▶ _REQUIRED ACTION_:
Repeat every line of the following material exactly.
------------------------------
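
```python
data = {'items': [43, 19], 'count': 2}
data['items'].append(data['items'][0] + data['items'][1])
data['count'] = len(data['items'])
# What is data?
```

After line 1: data = {'items': [43, 19], 'count': 2}
After line 2 (append 43 + 19 = 62): data = {'items': [43, 19, 62], 'count': 2}
After line 3 (count = len(items) = 3): data = {'items': [43, 19, 62], 'count': 3}

{'items': [43, 19, 62], 'count': 3}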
------------------------------
▶ _RESPONSE_:
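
```python
data = {'items': [43, 19], 'count': 2}
data['items'].append(data['items'][0] + data['items'][1])
data['count'] = len(data['items'])
# What is data?
```

After line 1: data = {'items': [43, 19], 'count': 2}
After line 2 (append 43 + 19 = 62): data = {'items': [43, 19, 62], 'count': 2}
After line 3 (count = len(items) = 3): data = {'items': [43, 19, 62], 'count': 3}

{'items': [43, 19, 62], 'count': 3}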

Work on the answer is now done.